▶ [TASK]:
Find each line in the following listing that has the string "choose", then state the count and nothing else.

------ DATA EXTRACT

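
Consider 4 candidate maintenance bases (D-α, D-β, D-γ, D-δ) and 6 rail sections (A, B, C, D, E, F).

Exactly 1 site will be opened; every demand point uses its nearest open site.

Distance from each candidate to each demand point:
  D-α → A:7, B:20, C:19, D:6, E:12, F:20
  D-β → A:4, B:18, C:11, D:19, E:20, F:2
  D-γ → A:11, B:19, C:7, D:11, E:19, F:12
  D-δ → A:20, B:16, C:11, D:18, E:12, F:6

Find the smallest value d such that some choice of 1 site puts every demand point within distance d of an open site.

19

Open {D-γ}.
  Farthest demand point is B at distance 19 (to D-γ); all others are ≤ 19.
With {D-α} the worst case is 20.
With {D-β} the worst case is 20.
No size-1 selection achieves below 19.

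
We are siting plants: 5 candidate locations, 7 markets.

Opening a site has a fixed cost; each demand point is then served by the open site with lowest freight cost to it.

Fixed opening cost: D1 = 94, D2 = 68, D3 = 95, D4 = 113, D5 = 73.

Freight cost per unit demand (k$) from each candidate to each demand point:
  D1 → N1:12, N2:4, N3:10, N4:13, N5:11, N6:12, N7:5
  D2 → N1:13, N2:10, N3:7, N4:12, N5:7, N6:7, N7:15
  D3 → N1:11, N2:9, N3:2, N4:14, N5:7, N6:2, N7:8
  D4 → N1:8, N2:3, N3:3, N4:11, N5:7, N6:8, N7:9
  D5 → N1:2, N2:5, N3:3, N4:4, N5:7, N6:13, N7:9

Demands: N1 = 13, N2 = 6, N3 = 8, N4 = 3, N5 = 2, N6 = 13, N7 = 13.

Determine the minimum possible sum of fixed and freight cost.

Open {D3, D5}: assign each demand point to its cheapest open site.
  N1→D5 13×2=26, N2→D5 6×5=30, N3→D3 8×2=16, N4→D5 3×4=12, N5→D3 2×7=14, N6→D3 13×2=26, N7→D3 13×8=104
  freight cost 228, fixed 168 → total 396.
Compare {D1, D3, D5}: freight cost 183 + fixed 262 = 445.
Compare {D2, D5}: freight cost 314 + fixed 141 = 455.
Compare {D2, D3, D5}: freight cost 228 + fixed 236 = 464.
All other subsets cost ≥ 445. Minimum total cost: 396.

396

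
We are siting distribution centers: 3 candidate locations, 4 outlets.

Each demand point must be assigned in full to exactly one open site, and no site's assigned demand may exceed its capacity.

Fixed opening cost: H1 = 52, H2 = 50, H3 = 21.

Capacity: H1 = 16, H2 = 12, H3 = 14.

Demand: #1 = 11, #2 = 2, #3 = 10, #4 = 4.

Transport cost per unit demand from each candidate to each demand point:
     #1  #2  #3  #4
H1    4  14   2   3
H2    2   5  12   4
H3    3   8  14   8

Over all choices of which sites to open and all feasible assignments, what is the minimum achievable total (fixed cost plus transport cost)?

154

Open {H1, H3}; cheapest assignment that respects the capacities:
  H1 (cap 16, load 14): #3, #4 — cost 10×2 + 4×3 = 32
  H3 (cap 14, load 13): #1, #2 — cost 11×3 + 2×8 = 49
  Shipping 81, fixed 73 → total 154.
  Any other capacity-feasible assignment to {H1, H3} ships for at least 81.
Compare {H1, H2}: its best feasible assignment gives total 184.
Compare {H1, H2, H3}: its best feasible assignment gives total 193.
Every other set of open sites that can feasibly serve all demand totals ≥ 184 even under its best assignment. Minimum: 154.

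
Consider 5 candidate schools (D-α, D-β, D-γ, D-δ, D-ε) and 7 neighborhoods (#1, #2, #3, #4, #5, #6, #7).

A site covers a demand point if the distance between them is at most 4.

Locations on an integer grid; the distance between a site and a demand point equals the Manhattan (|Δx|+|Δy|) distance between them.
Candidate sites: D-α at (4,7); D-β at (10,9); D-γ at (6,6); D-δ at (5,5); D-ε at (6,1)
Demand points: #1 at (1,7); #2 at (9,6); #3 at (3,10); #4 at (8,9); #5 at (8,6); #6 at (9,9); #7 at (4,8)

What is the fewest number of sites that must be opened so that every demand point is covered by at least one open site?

Coverage sets (demand points within 4 of each site):
  D-α: {#1, #3, #7}
  D-β: {#2, #4, #6}
  D-γ: {#2, #5, #7}
  D-δ: {#5, #7}
  D-ε: {}
No 2 sites suffice: every size-2 union leaves at least one demand point uncovered.
But {D-α, D-β, D-γ} covers everything, so the minimum is 3.

3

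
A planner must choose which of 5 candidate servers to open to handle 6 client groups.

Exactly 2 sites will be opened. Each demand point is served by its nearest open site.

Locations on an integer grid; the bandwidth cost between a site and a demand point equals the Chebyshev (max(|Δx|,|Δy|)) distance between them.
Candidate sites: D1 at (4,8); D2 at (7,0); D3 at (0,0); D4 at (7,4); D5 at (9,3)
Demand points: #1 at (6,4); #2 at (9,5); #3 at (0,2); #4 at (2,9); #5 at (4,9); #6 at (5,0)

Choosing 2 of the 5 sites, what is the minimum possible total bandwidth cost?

Open {D1, D4}.
  #1→D4 1, #2→D4 2, #3→D1 6, #4→D1 2, #5→D1 1, #6→D4 4  ⇒ total 16.
Compare {D1, D5}: total 18.
Compare {D1, D3}: total 19.
No size-2 selection does better; minimum is 16.

16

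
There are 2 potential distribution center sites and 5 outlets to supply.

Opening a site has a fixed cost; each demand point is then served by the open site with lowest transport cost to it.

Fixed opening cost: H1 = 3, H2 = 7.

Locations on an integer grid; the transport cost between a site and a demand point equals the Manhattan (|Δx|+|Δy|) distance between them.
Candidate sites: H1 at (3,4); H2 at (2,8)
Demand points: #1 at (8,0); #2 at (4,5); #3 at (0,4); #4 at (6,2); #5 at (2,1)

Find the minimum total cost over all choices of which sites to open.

Open {H1}: assign each demand point to its cheapest open site.
  #1→H1 9, #2→H1 2, #3→H1 3, #4→H1 5, #5→H1 4
  transport cost 23, fixed 3 → total 26.
Compare {H1, H2}: transport cost 23 + fixed 10 = 33.
Compare {H2}: transport cost 42 + fixed 7 = 49.

26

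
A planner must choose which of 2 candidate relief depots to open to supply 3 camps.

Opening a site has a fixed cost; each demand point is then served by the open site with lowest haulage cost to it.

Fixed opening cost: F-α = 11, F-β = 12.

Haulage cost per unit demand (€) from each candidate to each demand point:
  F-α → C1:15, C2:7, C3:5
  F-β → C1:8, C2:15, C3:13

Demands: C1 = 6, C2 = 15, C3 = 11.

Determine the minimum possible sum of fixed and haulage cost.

Open {F-α, F-β}: assign each demand point to its cheapest open site.
  C1→F-β 6×8=48, C2→F-α 15×7=105, C3→F-α 11×5=55
  haulage cost 208, fixed 23 → total 231.
Compare {F-α}: haulage cost 250 + fixed 11 = 261.
Compare {F-β}: haulage cost 416 + fixed 12 = 428.

231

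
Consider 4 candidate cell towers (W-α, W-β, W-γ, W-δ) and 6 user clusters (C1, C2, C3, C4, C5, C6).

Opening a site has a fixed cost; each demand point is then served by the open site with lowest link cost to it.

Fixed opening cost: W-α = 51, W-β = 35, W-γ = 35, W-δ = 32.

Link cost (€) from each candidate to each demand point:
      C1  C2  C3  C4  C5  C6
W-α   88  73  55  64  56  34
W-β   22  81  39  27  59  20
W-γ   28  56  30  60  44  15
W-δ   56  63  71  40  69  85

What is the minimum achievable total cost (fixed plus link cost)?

Open {W-β, W-γ}: assign each demand point to its cheapest open site.
  C1→W-β 22, C2→W-γ 56, C3→W-γ 30, C4→W-β 27, C5→W-γ 44, C6→W-γ 15
  link cost 194, fixed 70 → total 264.
Compare {W-γ}: link cost 233 + fixed 35 = 268.
Compare {W-γ, W-δ}: link cost 213 + fixed 67 = 280.
Compare {W-β}: link cost 248 + fixed 35 = 283.
All other subsets cost ≥ 268. Minimum total cost: 264.

264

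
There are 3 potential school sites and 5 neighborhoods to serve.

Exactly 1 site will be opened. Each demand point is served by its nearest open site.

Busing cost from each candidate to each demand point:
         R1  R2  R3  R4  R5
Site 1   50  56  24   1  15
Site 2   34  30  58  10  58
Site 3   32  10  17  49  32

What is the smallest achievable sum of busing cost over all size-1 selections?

Open {Site 3}.
  R1→Site 3 32, R2→Site 3 10, R3→Site 3 17, R4→Site 3 49, R5→Site 3 32  ⇒ total 140.
Compare {Site 1}: total 146.
Compare {Site 2}: total 190.

140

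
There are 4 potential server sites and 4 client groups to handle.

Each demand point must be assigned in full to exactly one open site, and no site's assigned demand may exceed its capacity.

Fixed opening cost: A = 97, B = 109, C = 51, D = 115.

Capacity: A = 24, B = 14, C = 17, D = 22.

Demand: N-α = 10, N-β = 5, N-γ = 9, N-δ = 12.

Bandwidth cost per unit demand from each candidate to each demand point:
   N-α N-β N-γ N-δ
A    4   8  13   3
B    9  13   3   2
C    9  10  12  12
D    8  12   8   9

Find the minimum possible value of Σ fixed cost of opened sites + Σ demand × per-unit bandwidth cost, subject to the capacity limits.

Open {A, B}; cheapest assignment that respects the capacities:
  A (cap 24, load 22): N-α, N-δ — cost 10×4 + 12×3 = 76
  B (cap 14, load 14): N-β, N-γ — cost 5×13 + 9×3 = 92
  Shipping 168, fixed 206 → total 374.
  Any other capacity-feasible assignment to {A, B} ships for at least 168.
Compare {A, C}: its best feasible assignment gives total 382.
Compare {A, B, C}: its best feasible assignment gives total 410.
Every other set of open sites that can feasibly serve all demand totals ≥ 382 even under its best assignment. Minimum: 374.

374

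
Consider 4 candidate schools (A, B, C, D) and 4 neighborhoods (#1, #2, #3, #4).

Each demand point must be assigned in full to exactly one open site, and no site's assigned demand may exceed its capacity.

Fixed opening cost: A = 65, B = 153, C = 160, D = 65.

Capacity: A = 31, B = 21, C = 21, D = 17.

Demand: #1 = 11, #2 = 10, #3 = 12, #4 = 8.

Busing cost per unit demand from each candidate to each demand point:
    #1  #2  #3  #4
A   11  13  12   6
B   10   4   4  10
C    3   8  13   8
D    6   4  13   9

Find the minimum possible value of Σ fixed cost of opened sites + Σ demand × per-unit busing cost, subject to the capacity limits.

Open {A, D}; cheapest assignment that respects the capacities:
  A (cap 31, load 31): #1, #3, #4 — cost 11×11 + 12×12 + 8×6 = 313
  D (cap 17, load 10): #2 — cost 10×4 = 40
  Shipping 353, fixed 130 → total 483.
  Any other capacity-feasible assignment to {A, D} ships for at least 353.
Compare {A, C}: its best feasible assignment gives total 530.
Compare {A, B, D}: its best feasible assignment gives total 540.
Every other set of open sites that can feasibly serve all demand totals ≥ 530 even under its best assignment. Minimum: 483.

483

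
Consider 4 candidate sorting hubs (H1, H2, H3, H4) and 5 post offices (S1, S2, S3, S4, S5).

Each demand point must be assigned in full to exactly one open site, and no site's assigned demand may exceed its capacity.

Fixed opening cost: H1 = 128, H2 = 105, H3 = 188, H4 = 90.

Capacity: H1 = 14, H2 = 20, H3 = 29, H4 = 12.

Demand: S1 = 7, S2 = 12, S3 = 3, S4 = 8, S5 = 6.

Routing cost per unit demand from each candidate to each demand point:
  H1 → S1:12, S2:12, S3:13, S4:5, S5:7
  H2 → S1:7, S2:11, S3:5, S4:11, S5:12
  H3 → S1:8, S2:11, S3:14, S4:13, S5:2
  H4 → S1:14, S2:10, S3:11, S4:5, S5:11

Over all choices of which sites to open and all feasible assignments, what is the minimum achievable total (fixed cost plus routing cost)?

Open {H3, H4}; cheapest assignment that respects the capacities:
  H3 (cap 29, load 25): S1, S2, S5 — cost 7×8 + 12×11 + 6×2 = 200
  H4 (cap 12, load 11): S3, S4 — cost 3×11 + 8×5 = 73
  Shipping 273, fixed 278 → total 551.
  Any other capacity-feasible assignment to {H3, H4} ships for at least 273.
Compare {H2, H3}: its best feasible assignment gives total 589.
Compare {H1, H2, H4}: its best feasible assignment gives total 589.
Every other set of open sites that can feasibly serve all demand totals ≥ 589 even under its best assignment. Minimum: 551.

551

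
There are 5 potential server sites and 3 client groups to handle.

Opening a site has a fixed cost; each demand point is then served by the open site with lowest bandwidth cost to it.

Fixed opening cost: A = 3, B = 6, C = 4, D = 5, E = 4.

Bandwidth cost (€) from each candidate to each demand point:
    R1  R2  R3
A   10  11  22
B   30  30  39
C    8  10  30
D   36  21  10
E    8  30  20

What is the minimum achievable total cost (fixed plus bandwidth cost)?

Open {C, D}: assign each demand point to its cheapest open site.
  R1→C 8, R2→C 10, R3→D 10
  bandwidth cost 28, fixed 9 → total 37.
Compare {A, D}: bandwidth cost 31 + fixed 8 = 39.
Compare {A, C, D}: bandwidth cost 28 + fixed 12 = 40.
Compare {A, D, E}: bandwidth cost 29 + fixed 12 = 41.
All other subsets cost ≥ 39. Minimum total cost: 37.

37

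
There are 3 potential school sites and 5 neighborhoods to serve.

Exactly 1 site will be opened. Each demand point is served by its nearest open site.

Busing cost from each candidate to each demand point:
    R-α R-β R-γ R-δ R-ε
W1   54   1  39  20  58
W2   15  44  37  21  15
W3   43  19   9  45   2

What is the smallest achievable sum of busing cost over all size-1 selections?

118

Open {W3}.
  R-α→W3 43, R-β→W3 19, R-γ→W3 9, R-δ→W3 45, R-ε→W3 2  ⇒ total 118.
Compare {W2}: total 132.
Compare {W1}: total 172.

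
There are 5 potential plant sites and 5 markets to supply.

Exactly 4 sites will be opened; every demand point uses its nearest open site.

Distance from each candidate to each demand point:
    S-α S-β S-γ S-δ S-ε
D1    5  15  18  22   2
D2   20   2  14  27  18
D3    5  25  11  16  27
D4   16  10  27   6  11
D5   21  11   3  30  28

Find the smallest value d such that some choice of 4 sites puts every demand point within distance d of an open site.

Open {D1, D2, D4, D5}.
  Farthest demand point is S-δ at distance 6 (to D4); all others are ≤ 6.
With {D1, D3, D4, D5} the worst case is 10.
With {D1, D2, D3, D4} the worst case is 11.
No size-4 selection achieves below 6.

6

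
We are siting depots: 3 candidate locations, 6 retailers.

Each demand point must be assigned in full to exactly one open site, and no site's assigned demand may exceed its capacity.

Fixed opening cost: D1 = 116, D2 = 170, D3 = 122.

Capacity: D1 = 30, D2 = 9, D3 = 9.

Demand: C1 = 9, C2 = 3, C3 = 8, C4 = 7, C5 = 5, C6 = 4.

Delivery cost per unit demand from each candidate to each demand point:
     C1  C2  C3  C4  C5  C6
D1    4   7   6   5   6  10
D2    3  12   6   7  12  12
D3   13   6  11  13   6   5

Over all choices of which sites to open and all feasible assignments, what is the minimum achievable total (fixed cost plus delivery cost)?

425

Open {D1, D3}; cheapest assignment that respects the capacities:
  D1 (cap 30, load 29): C1, C3, C4, C5 — cost 9×4 + 8×6 + 7×5 + 5×6 = 149
  D3 (cap 9, load 7): C2, C6 — cost 3×6 + 4×5 = 38
  Shipping 187, fixed 238 → total 425.
  Any other capacity-feasible assignment to {D1, D3} ships for at least 187.
Compare {D1, D2}: its best feasible assignment gives total 487.
Compare {D1, D2, D3}: its best feasible assignment gives total 586.
Every other set of open sites that can feasibly serve all demand totals ≥ 487 even under its best assignment. Minimum: 425.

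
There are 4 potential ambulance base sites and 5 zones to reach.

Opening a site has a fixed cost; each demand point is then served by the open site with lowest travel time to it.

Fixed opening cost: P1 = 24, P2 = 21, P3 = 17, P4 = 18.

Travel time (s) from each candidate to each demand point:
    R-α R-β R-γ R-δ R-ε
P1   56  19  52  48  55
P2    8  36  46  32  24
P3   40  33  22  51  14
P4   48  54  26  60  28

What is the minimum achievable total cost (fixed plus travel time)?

147

Open {P2, P3}: assign each demand point to its cheapest open site.
  R-α→P2 8, R-β→P3 33, R-γ→P3 22, R-δ→P2 32, R-ε→P3 14
  travel time 109, fixed 38 → total 147.
Compare {P1, P2, P3}: travel time 95 + fixed 62 = 157.
Compare {P2, P4}: travel time 126 + fixed 39 = 165.
Compare {P2, P3, P4}: travel time 109 + fixed 56 = 165.
All other subsets cost ≥ 157. Minimum total cost: 147.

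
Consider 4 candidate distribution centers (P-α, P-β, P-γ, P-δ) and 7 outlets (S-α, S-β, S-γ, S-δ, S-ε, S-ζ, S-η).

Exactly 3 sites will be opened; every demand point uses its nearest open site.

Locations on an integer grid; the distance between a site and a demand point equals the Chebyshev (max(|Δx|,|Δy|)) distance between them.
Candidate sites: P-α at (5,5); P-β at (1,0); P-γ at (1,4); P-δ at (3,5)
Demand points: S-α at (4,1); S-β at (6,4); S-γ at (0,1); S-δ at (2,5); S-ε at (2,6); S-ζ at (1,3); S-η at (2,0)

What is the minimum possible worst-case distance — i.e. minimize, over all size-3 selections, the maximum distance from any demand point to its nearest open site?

Open {P-α, P-β, P-γ}.
  Farthest demand point is S-α at distance 3 (to P-β); all others are ≤ 3.
With {P-α, P-β, P-δ} the worst case is 3.
With {P-β, P-γ, P-δ} the worst case is 3.
No size-3 selection achieves below 3.

3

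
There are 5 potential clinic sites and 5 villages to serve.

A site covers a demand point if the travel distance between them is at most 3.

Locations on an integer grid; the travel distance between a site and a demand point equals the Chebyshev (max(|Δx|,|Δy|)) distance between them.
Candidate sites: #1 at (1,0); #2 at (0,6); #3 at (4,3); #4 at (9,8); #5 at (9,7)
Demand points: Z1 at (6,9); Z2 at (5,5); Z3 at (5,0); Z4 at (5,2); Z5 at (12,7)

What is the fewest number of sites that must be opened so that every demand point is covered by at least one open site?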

------------

▶ [TASK ANSWER]:
2